## Collected data
□ □ □ □ □

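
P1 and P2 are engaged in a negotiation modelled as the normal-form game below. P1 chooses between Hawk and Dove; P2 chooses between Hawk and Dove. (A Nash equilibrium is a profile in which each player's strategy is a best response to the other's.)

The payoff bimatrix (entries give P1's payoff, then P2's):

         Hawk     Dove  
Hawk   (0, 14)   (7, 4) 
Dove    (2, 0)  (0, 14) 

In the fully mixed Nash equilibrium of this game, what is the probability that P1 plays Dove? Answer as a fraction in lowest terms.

5/12

Let x be the probability that P1 plays Hawk. In a completely mixed equilibrium, P2 must be indifferent between Hawk and Dove.
P2's expected payoff from Hawk is 14x; from Dove it is 4x + 14(1−x).
Setting these equal: 14x = −10x + 14, so x = 7/12.
Therefore P1 plays Dove with probability 1 − 7/12 = 5/12.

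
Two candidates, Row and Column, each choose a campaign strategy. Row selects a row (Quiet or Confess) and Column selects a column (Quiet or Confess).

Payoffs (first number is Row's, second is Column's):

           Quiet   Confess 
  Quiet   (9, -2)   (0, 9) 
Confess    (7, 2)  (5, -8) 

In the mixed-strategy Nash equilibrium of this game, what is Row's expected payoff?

45/7

First find q, the probability Column plays Quiet, from Row's indifference between Quiet and Confess: 9q = 7q + 5(1−q), giving q = 5/7.
Since Row is indifferent in equilibrium, Row's expected payoff equals the payoff from either row against (5/7, 2/7). Using Quiet: 9(5/7) = 45/7.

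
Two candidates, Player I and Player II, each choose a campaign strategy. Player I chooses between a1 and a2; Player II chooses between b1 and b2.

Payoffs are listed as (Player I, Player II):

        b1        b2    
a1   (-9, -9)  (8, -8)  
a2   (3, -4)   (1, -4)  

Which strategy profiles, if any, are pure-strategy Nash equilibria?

(a1, b1): Player I prefers a2 (3 > -9); Player II prefers b2 (-8 > -9) — not an equilibrium.
(a1, b2): Player I gets 8 ≥ 1 from a2, and Player II gets -8 ≥ -9 from b1 — Nash equilibrium.
(a2, b1): Player I gets 3 ≥ -9 from a1, and Player II gets -4 ≥ -4 from b2 — Nash equilibrium.
(a2, b2): Player I prefers a1 (8 > 1) — not an equilibrium.

(a1, b2) and (a2, b1)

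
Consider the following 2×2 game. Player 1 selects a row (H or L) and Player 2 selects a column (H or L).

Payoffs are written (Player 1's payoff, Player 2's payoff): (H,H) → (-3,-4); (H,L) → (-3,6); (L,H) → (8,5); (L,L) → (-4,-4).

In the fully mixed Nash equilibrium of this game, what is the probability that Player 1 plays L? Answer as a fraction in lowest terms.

Let r be the probability that Player 1 plays H. In a completely mixed equilibrium, Player 2 must be indifferent between H and L.
Player 2's expected payoff from H is −4r + 5(1−r); from L it is 6r − 4(1−r).
Setting these equal: −9r + 5 = 10r − 4, so r = 9/19.
Therefore Player 1 plays L with probability 1 − 9/19 = 10/19.

10/19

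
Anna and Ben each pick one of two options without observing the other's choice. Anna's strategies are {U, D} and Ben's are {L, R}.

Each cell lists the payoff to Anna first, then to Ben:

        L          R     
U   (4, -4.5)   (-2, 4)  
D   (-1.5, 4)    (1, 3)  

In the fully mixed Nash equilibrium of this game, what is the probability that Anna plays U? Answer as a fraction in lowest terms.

2/19

Let r be the probability that Anna plays U. In a completely mixed equilibrium, Ben must be indifferent between L and R.
Ben's expected payoff from L is −4.5r + 4(1−r); from R it is 4r + 3(1−r).
Setting these equal: −8.5r + 4 = r + 3, so r = 2/19.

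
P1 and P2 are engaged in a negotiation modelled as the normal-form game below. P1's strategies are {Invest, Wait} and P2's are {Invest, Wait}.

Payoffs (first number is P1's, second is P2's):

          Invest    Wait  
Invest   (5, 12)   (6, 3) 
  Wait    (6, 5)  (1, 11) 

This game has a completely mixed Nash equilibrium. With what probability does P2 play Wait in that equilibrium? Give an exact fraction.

Let y be the probability that P2 plays Invest. In a completely mixed equilibrium, P1 must be indifferent between Invest and Wait.
P1's expected payoff from Invest is 5y + 6(1−y); from Wait it is 6y + (1−y).
Setting these equal: −y + 6 = 5y + 1, so y = 5/6.
Therefore P2 plays Wait with probability 1 − 5/6 = 1/6.

1/6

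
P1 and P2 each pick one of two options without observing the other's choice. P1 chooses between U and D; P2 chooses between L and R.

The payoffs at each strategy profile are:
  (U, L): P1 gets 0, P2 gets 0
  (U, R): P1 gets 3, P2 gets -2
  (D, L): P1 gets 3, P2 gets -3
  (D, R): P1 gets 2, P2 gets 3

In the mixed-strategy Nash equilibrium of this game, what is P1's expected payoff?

9/4

First find y, the probability P2 plays L, from P1's indifference between U and D: 3(1−y) = 3y + 2(1−y), giving y = 1/4.
Since P1 is indifferent in equilibrium, P1's expected payoff equals the payoff from either row against (1/4, 3/4). Using U: 3(3/4) = 9/4.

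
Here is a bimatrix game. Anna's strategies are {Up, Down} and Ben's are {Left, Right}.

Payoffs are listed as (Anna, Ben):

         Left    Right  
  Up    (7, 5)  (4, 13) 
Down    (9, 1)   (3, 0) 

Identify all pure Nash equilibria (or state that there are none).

(Up, Left): Anna prefers Down (9 > 7); Ben prefers Right (13 > 5) — not an equilibrium.
(Up, Right): Anna gets 4 ≥ 3 from Down, and Ben gets 13 ≥ 5 from Left — Nash equilibrium.
(Down, Left): Anna gets 9 ≥ 7 from Up, and Ben gets 1 ≥ 0 from Right — Nash equilibrium.
(Down, Right): Anna prefers Up (4 > 3); Ben prefers Left (1 > 0) — not an equilibrium.

(Up, Right) and (Down, Left)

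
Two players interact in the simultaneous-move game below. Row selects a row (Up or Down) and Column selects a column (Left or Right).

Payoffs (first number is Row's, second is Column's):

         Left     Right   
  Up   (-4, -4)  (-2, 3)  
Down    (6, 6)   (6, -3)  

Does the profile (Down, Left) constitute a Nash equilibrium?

At (Down, Left), Row earns 6; switching to Up would give -4, so Row has no profitable deviation.
Column earns 6; switching to Right would give -3, so Column has no profitable deviation.
Neither player can gain by a unilateral deviation, so this profile is a Nash equilibrium.

Yes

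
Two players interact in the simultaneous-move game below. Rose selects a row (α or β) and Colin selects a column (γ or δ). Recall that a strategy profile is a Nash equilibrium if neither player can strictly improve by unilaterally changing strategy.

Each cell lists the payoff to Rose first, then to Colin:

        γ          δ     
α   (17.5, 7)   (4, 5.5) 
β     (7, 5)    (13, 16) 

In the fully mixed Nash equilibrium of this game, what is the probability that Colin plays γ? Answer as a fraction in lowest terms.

6/13

Let y be the probability that Colin plays γ. In a completely mixed equilibrium, Rose must be indifferent between α and β.
Rose's expected payoff from α is 17.5y + 4(1−y); from β it is 7y + 13(1−y).
Setting these equal: 13.5y + 4 = −6y + 13, so y = 6/13.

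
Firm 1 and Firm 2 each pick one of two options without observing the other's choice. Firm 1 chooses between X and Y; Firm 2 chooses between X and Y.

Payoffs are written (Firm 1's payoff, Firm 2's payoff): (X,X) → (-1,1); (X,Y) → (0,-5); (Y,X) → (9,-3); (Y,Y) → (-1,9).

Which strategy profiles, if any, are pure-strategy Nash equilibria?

none

(X, X): Firm 1 prefers Y (9 > -1) — not an equilibrium.
(X, Y): Firm 2 prefers X (1 > -5) — not an equilibrium.
(Y, X): Firm 2 prefers Y (9 > -3) — not an equilibrium.
(Y, Y): Firm 1 prefers X (0 > -1) — not an equilibrium.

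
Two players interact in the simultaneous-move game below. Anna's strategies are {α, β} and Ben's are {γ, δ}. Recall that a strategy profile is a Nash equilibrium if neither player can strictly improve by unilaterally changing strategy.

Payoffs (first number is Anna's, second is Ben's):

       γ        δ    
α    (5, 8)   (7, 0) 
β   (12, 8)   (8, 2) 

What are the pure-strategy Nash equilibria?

(β, γ)

(α, γ): Anna prefers β (12 > 5) — not an equilibrium.
(α, δ): Anna prefers β (8 > 7); Ben prefers γ (8 > 0) — not an equilibrium.
(β, γ): Anna gets 12 ≥ 5 from α, and Ben gets 8 ≥ 2 from δ — Nash equilibrium.
(β, δ): Ben prefers γ (8 > 2) — not an equilibrium.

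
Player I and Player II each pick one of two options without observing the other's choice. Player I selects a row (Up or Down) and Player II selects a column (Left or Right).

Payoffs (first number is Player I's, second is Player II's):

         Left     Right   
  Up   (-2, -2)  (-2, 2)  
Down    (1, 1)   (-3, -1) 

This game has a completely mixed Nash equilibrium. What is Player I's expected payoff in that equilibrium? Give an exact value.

-2

First find q, the probability Player II plays Left, from Player I's indifference between Up and Down: −2q − 2(1−q) = q − 3(1−q), giving q = 1/4.
Since Player I is indifferent in equilibrium, Player I's expected payoff equals the payoff from either row against (1/4, 3/4). Using Up: −2(1/4) − 2(3/4) = -2.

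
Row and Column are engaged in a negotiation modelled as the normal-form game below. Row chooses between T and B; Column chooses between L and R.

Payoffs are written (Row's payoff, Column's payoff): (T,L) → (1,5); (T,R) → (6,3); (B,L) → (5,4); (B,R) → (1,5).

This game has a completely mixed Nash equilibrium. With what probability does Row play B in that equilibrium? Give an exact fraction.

Let r be the probability that Row plays T. In a completely mixed equilibrium, Column must be indifferent between L and R.
Column's expected payoff from L is 5r + 4(1−r); from R it is 3r + 5(1−r).
Setting these equal: r + 4 = −2r + 5, so r = 1/3.
Therefore Row plays B with probability 1 − 1/3 = 2/3.

2/3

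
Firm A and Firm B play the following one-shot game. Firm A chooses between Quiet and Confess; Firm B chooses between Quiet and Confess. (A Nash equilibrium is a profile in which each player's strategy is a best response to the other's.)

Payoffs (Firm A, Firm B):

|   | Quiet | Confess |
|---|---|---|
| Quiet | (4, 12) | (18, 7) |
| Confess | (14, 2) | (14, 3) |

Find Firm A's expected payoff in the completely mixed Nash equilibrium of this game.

First find q, the probability Firm B plays Quiet, from Firm A's indifference between Quiet and Confess: 4q + 18(1−q) = 14q + 14(1−q), giving q = 2/7.
Since Firm A is indifferent in equilibrium, Firm A's expected payoff equals the payoff from either row against (2/7, 5/7). Using Quiet: 4(2/7) + 18(5/7) = 14.

14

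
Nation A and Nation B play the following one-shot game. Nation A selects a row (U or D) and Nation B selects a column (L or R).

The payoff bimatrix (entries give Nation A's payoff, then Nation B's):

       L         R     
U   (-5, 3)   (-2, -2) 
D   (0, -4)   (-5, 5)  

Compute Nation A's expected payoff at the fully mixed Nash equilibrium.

-25/8

First find y, the probability Nation B plays L, from Nation A's indifference between U and D: −5y − 2(1−y) = −5(1−y), giving y = 3/8.
Since Nation A is indifferent in equilibrium, Nation A's expected payoff equals the payoff from either row against (3/8, 5/8). Using U: −5(3/8) − 2(5/8) = -25/8.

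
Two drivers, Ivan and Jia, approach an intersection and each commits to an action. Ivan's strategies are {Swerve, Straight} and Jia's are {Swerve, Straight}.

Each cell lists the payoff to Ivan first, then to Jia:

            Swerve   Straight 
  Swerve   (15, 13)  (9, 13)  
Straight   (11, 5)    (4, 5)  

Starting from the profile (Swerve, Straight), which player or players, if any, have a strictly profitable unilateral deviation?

Ivan at (Swerve, Straight) earns 9; deviating to Straight yields 4 — not better.
Jia earns 13; deviating to Swerve yields 13 — not better.
Neither player can strictly improve; the profile is a Nash equilibrium.

Neither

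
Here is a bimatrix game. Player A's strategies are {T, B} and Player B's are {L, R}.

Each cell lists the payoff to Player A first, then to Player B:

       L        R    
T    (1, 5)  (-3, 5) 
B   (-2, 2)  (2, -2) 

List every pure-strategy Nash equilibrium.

(T, L)

(T, L): Player A gets 1 ≥ -2 from B, and Player B gets 5 ≥ 5 from R — Nash equilibrium.
(T, R): Player A prefers B (2 > -3) — not an equilibrium.
(B, L): Player A prefers T (1 > -2) — not an equilibrium.
(B, R): Player B prefers L (2 > -2) — not an equilibrium.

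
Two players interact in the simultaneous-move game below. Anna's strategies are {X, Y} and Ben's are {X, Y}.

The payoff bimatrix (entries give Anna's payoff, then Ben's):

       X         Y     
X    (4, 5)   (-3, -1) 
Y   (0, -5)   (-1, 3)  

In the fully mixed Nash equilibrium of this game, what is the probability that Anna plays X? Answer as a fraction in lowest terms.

Let x be the probability that Anna plays X. In a completely mixed equilibrium, Ben must be indifferent between X and Y.
Ben's expected payoff from X is 5x − 5(1−x); from Y it is −x + 3(1−x).
Setting these equal: 10x − 5 = −4x + 3, so x = 4/7.

4/7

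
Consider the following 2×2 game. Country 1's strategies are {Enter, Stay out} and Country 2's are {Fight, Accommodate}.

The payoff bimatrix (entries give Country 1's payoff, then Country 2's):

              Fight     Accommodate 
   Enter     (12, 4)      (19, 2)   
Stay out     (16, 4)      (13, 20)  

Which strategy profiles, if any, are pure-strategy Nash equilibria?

(Enter, Fight): Country 1 prefers Stay out (16 > 12) — not an equilibrium.
(Enter, Accommodate): Country 2 prefers Fight (4 > 2) — not an equilibrium.
(Stay out, Fight): Country 2 prefers Accommodate (20 > 4) — not an equilibrium.
(Stay out, Accommodate): Country 1 prefers Enter (19 > 13) — not an equilibrium.

none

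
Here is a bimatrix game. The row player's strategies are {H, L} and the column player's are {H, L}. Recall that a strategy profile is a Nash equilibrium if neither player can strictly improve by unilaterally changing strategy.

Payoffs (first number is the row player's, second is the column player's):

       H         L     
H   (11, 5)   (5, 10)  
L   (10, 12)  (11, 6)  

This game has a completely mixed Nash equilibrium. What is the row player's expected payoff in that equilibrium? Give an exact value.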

□ □ □ □ □

## TASK TO COMPLETE
Locate the word "below" in the records and collect each line it appears in.

## PROBLEM SOLUTION
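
P1 and P2 are engaged in a negotiation modelled as the normal-form game below. P1 chooses between Hawk and Dove; P2 chooses between Hawk and Dove. (A Nash equilibrium is a profile in which each player's strategy is a best response to the other's.)
P1 and P2 are engaged in a negotiation modelled as the normal-form game below. P1's strategies are {Invest, Wait} and P2's are {Invest, Wait}.
Two players interact in the simultaneous-move game below. Row selects a row (Up or Down) and Column selects a column (Left or Right).
Two players interact in the simultaneous-move game below. Rose selects a row (α or β) and Colin selects a column (γ or δ). Recall that a strategy profile is a Nash equilibrium if neither player can strictly improve by unilaterally changing strategy.
Two players interact in the simultaneous-move game below. Anna's strategies are {α, β} and Ben's are {γ, δ}. Recall that a strategy profile is a Nash equilibrium if neither player can strictly improve by unilaterally changing strategy.
Row and Column are engaged in a negotiation modelled as the normal-form game below. Row chooses between T and B; Column chooses between L and R.
Two players interact in the simultaneous-move game below. Anna's strategies are {X, Y} and Ben's are {X, Y}.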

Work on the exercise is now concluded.